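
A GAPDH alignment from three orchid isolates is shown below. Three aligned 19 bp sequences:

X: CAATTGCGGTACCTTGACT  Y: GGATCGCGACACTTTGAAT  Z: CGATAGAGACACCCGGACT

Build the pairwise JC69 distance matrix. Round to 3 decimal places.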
--
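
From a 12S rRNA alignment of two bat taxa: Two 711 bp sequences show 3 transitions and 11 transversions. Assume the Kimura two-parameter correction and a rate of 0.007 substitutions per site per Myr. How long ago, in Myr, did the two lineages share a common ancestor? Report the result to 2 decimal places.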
...
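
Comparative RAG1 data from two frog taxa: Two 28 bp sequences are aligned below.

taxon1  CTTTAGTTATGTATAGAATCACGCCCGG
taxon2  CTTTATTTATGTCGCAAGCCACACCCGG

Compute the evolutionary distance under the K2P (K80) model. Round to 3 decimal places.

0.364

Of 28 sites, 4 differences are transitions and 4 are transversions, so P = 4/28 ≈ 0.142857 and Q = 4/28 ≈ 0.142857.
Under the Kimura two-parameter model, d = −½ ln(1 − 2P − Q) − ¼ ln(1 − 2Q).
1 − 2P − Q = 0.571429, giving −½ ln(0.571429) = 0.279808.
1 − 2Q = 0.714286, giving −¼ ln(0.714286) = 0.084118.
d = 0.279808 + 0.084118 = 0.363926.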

• Problem description:
From the lines above, copy those that contain the word "taxa".

• Answer to this problem:
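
From a 12S rRNA alignment of two bat taxa: Two 711 bp sequences show 3 transitions and 11 transversions. Assume the Kimura two-parameter correction and a rate of 0.007 substitutions per site per Myr. How long ago, in Myr, did the two lineages share a common ancestor? Report the result to 2 decimal places.
Comparative RAG1 data from two frog taxa: Two 28 bp sequences are aligned below.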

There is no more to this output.